Work item: All entries below are to be duplicated verbatim.

(Stored items)
>>
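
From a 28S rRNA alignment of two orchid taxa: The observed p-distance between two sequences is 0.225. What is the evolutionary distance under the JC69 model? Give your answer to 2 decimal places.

d = −(3/4) ln(1 − 4p/3) = −0.75 ln(1 − 0.3) = −0.75 ln(0.7)
  = −0.75 × (-0.356675) = 0.267506 substitutions/site.

0.27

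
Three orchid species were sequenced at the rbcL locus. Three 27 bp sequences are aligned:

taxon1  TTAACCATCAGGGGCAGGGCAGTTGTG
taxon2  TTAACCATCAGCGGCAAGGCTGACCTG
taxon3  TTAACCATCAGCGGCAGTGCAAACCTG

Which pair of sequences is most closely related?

taxon1–taxon2: 6/27 differ, p = 0.222, d = 0.264.
taxon1–taxon3: 6/27 differ, p = 0.222, d = 0.264.
taxon2–taxon3: 4/27 differ, p = 0.148, d = 0.165.
The smallest distance is between taxon2 and taxon3.

taxon2 and taxon3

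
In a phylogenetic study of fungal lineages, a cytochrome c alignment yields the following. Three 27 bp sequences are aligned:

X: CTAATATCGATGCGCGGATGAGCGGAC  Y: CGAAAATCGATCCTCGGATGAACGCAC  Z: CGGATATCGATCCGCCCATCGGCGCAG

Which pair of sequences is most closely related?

X and Y

X–Y: 6/27 differ, p = 0.222, d = 0.264.
X–Z: 9/27 differ, p = 0.333, d = 0.441.
Y–Z: 9/27 differ, p = 0.333, d = 0.441.
The smallest distance is between X and Y.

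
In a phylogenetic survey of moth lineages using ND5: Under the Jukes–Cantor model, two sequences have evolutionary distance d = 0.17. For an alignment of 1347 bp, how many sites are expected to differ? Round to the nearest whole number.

205

Invert JC69: p = (3/4)(1 − e^(−4d/3)) = 0.75 × (1 − e^(-0.226667)) = 0.75 × (1 − 0.797186) = 0.152111.
Expected differing sites = pL ≈ 0.152111 × 1347 = 204.893517 ≈ 205.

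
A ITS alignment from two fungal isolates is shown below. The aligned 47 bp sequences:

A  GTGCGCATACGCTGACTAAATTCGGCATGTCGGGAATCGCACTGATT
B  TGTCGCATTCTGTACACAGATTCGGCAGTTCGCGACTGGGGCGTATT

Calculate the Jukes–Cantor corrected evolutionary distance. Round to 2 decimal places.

0.63

The sequences differ at 20 of 47 sites, so p = 20/47 ≈ 0.425532.
d = −(3/4) ln(1 − 4p/3) = −0.75 ln(1 − 0.567376) = −0.75 ln(0.432624)
  = −0.75 × (-0.837886) = 0.628415 substitutions/site.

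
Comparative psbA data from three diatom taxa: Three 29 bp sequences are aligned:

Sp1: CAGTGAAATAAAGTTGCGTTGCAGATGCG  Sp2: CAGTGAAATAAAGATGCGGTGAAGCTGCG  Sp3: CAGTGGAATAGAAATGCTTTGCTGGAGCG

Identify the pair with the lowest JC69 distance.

Sp1–Sp2: 4/29 differ, p = 0.138, d = 0.152.
Sp1–Sp3: 8/29 differ, p = 0.276, d = 0.344.
Sp2–Sp3: 9/29 differ, p = 0.310, d = 0.401.
The smallest distance is between Sp1 and Sp2.

Sp1 and Sp2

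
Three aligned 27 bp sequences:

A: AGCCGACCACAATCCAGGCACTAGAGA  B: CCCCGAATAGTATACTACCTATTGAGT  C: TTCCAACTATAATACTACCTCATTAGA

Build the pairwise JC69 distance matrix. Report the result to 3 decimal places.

d(A,B) = 0.882, d(A,C) = 0.770, d(B,C) = 0.511

A–B: 14/27 sites differ → p ≈ 0.518519, d = −0.75 ln(1 − 0.691359) = 0.881682 ≈ 0.882.
A–C: 13/27 sites differ → p ≈ 0.481481, d = −0.75 ln(1 − 0.641975) = 0.770364 ≈ 0.770.
B–C: 10/27 sites differ → p ≈ 0.37037, d = −0.75 ln(1 − 0.493827) = 0.510658 ≈ 0.511.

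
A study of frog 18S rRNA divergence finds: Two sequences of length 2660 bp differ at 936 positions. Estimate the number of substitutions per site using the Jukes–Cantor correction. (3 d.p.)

p = 936/2660 ≈ 0.35188.
d = −(3/4) ln(1 − 4p/3) = −0.75 ln(1 − 0.469173) = −0.75 ln(0.530827)
  = −0.75 × (-0.633319) = 0.474989 substitutions/site.

0.475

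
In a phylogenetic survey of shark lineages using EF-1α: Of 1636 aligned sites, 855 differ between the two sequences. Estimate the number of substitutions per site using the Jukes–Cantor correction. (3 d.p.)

p = 855/1636 ≈ 0.522616.
d = −(3/4) ln(1 − 4p/3) = −0.75 ln(1 − 0.696821) = −0.75 ln(0.303179)
  = −0.75 × (-1.193432) = 0.895074 substitutions/site.

0.895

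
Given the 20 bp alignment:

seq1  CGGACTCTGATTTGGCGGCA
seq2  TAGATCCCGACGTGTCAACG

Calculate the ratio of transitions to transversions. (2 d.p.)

Transitions are A↔G and C↔T; transversions are all other mismatches.
Transitions: 9. Transversions: 2.
R = 9/2 = 4.50.

4.50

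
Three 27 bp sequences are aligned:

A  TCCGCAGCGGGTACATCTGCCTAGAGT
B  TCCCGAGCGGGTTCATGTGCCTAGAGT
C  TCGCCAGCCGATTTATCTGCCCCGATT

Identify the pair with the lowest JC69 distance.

A–B: 4/27 differ, p = 0.148, d = 0.165.
A–C: 9/27 differ, p = 0.333, d = 0.441.
B–C: 9/27 differ, p = 0.333, d = 0.441.
The smallest distance is between A and B.

A and B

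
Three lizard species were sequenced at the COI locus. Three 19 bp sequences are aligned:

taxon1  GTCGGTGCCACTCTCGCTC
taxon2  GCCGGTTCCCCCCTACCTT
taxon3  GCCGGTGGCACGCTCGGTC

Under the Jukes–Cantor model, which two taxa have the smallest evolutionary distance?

taxon1–taxon2: 7/19 differ, p = 0.368, d = 0.507.
taxon1–taxon3: 4/19 differ, p = 0.211, d = 0.247.
taxon2–taxon3: 8/19 differ, p = 0.421, d = 0.618.
The smallest distance is between taxon1 and taxon3.

taxon1 and taxon3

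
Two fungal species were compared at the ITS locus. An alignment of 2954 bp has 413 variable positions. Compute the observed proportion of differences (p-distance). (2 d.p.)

p = 413/2954 = 0.139810… ≈ 0.14 (to 2 d.p.).

0.14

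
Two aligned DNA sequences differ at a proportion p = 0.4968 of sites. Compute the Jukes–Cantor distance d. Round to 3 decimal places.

0.814

d = −(3/4) ln(1 − 4p/3) = −0.75 ln(1 − 0.6624) = −0.75 ln(0.3376)
  = −0.75 × (-1.085894) = 0.814421 substitutions/site.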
<<
Answer to this exercise:
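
From a 28S rRNA alignment of two orchid taxa: The observed p-distance between two sequences is 0.225. What is the evolutionary distance under the JC69 model? Give your answer to 2 decimal places.

d = −(3/4) ln(1 − 4p/3) = −0.75 ln(1 − 0.3) = −0.75 ln(0.7)
  = −0.75 × (-0.356675) = 0.267506 substitutions/site.

0.27

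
Three orchid species were sequenced at the rbcL locus. Three 27 bp sequences are aligned:

taxon1  TTAACCATCAGGGGCAGGGCAGTTGTG
taxon2  TTAACCATCAGCGGCAAGGCTGACCTG
taxon3  TTAACCATCAGCGGCAGTGCAAACCTG

Which pair of sequences is most closely related?

taxon1–taxon2: 6/27 differ, p = 0.222, d = 0.264.
taxon1–taxon3: 6/27 differ, p = 0.222, d = 0.264.
taxon2–taxon3: 4/27 differ, p = 0.148, d = 0.165.
The smallest distance is between taxon2 and taxon3.

taxon2 and taxon3

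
In a phylogenetic study of fungal lineages, a cytochrome c alignment yields the following. Three 27 bp sequences are aligned:

X: CTAATATCGATGCGCGGATGAGCGGAC  Y: CGAAAATCGATCCTCGGATGAACGCAC  Z: CGGATATCGATCCGCCCATCGGCGCAG

Which pair of sequences is most closely related?

X and Y

X–Y: 6/27 differ, p = 0.222, d = 0.264.
X–Z: 9/27 differ, p = 0.333, d = 0.441.
Y–Z: 9/27 differ, p = 0.333, d = 0.441.
The smallest distance is between X and Y.

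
In a phylogenetic survey of moth lineages using ND5: Under the Jukes–Cantor model, two sequences have evolutionary distance d = 0.17. For an alignment of 1347 bp, how many sites are expected to differ? Round to the nearest whole number.

205

Invert JC69: p = (3/4)(1 − e^(−4d/3)) = 0.75 × (1 − e^(-0.226667)) = 0.75 × (1 − 0.797186) = 0.152111.
Expected differing sites = pL ≈ 0.152111 × 1347 = 204.893517 ≈ 205.

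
A ITS alignment from two fungal isolates is shown below. The aligned 47 bp sequences:

A  GTGCGCATACGCTGACTAAATTCGGCATGTCGGGAATCGCACTGATT
B  TGTCGCATTCTGTACACAGATTCGGCAGTTCGCGACTGGGGCGTATT

Calculate the Jukes–Cantor corrected evolutionary distance. Round to 2 decimal places.

0.63

The sequences differ at 20 of 47 sites, so p = 20/47 ≈ 0.425532.
d = −(3/4) ln(1 − 4p/3) = −0.75 ln(1 − 0.567376) = −0.75 ln(0.432624)
  = −0.75 × (-0.837886) = 0.628415 substitutions/site.

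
Comparative psbA data from three diatom taxa: Three 29 bp sequences are aligned:

Sp1: CAGTGAAATAAAGTTGCGTTGCAGATGCG  Sp2: CAGTGAAATAAAGATGCGGTGAAGCTGCG  Sp3: CAGTGGAATAGAAATGCTTTGCTGGAGCG

Identify the pair with the lowest JC69 distance.

Sp1–Sp2: 4/29 differ, p = 0.138, d = 0.152.
Sp1–Sp3: 8/29 differ, p = 0.276, d = 0.344.
Sp2–Sp3: 9/29 differ, p = 0.310, d = 0.401.
The smallest distance is between Sp1 and Sp2.

Sp1 and Sp2

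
Three aligned 27 bp sequences:

A: AGCCGACCACAATCCAGGCACTAGAGA  B: CCCCGAATAGTATACTACCTATTGAGT  C: TTCCAACTATAATACTACCTCATTAGA

Build the pairwise JC69 distance matrix. Report the result to 3 decimal places.

d(A,B) = 0.882, d(A,C) = 0.770, d(B,C) = 0.511

A–B: 14/27 sites differ → p ≈ 0.518519, d = −0.75 ln(1 − 0.691359) = 0.881682 ≈ 0.882.
A–C: 13/27 sites differ → p ≈ 0.481481, d = −0.75 ln(1 − 0.641975) = 0.770364 ≈ 0.770.
B–C: 10/27 sites differ → p ≈ 0.37037, d = −0.75 ln(1 − 0.493827) = 0.510658 ≈ 0.511.

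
A study of frog 18S rRNA divergence finds: Two sequences of length 2660 bp differ at 936 positions. Estimate the number of substitutions per site using the Jukes–Cantor correction. (3 d.p.)

p = 936/2660 ≈ 0.35188.
d = −(3/4) ln(1 − 4p/3) = −0.75 ln(1 − 0.469173) = −0.75 ln(0.530827)
  = −0.75 × (-0.633319) = 0.474989 substitutions/site.

0.475

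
In a phylogenetic survey of shark lineages using EF-1α: Of 1636 aligned sites, 855 differ between the two sequences. Estimate the number of substitutions per site using the Jukes–Cantor correction. (3 d.p.)

p = 855/1636 ≈ 0.522616.
d = −(3/4) ln(1 − 4p/3) = −0.75 ln(1 − 0.696821) = −0.75 ln(0.303179)
  = −0.75 × (-1.193432) = 0.895074 substitutions/site.

0.895

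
Given the 20 bp alignment:

seq1  CGGACTCTGATTTGGCGGCA
seq2  TAGATCCCGACGTGTCAACG

Calculate the ratio of transitions to transversions. (2 d.p.)

Transitions are A↔G and C↔T; transversions are all other mismatches.
Transitions: 9. Transversions: 2.
R = 9/2 = 4.50.

4.50

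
Three 27 bp sequences are aligned:

A  TCCGCAGCGGGTACATCTGCCTAGAGT
B  TCCCGAGCGGGTTCATGTGCCTAGAGT
C  TCGCCAGCCGATTTATCTGCCCCGATT

Identify the pair with the lowest JC69 distance.

A–B: 4/27 differ, p = 0.148, d = 0.165.
A–C: 9/27 differ, p = 0.333, d = 0.441.
B–C: 9/27 differ, p = 0.333, d = 0.441.
The smallest distance is between A and B.

A and B

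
Three lizard species were sequenced at the COI locus. Three 19 bp sequences are aligned:

taxon1  GTCGGTGCCACTCTCGCTC
taxon2  GCCGGTTCCCCCCTACCTT
taxon3  GCCGGTGGCACGCTCGGTC

Under the Jukes–Cantor model, which two taxa have the smallest evolutionary distance?

taxon1–taxon2: 7/19 differ, p = 0.368, d = 0.507.
taxon1–taxon3: 4/19 differ, p = 0.211, d = 0.247.
taxon2–taxon3: 8/19 differ, p = 0.421, d = 0.618.
The smallest distance is between taxon1 and taxon3.

taxon1 and taxon3

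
Two fungal species were compared at the ITS locus. An alignment of 2954 bp has 413 variable positions. Compute the observed proportion of differences (p-distance). (2 d.p.)

p = 413/2954 = 0.139810… ≈ 0.14 (to 2 d.p.).

0.14

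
Two aligned DNA sequences differ at a proportion p = 0.4968 of sites. Compute the Jukes–Cantor distance d. Round to 3 decimal places.

0.814

d = −(3/4) ln(1 − 4p/3) = −0.75 ln(1 − 0.6624) = −0.75 ln(0.3376)
  = −0.75 × (-1.085894) = 0.814421 substitutions/site.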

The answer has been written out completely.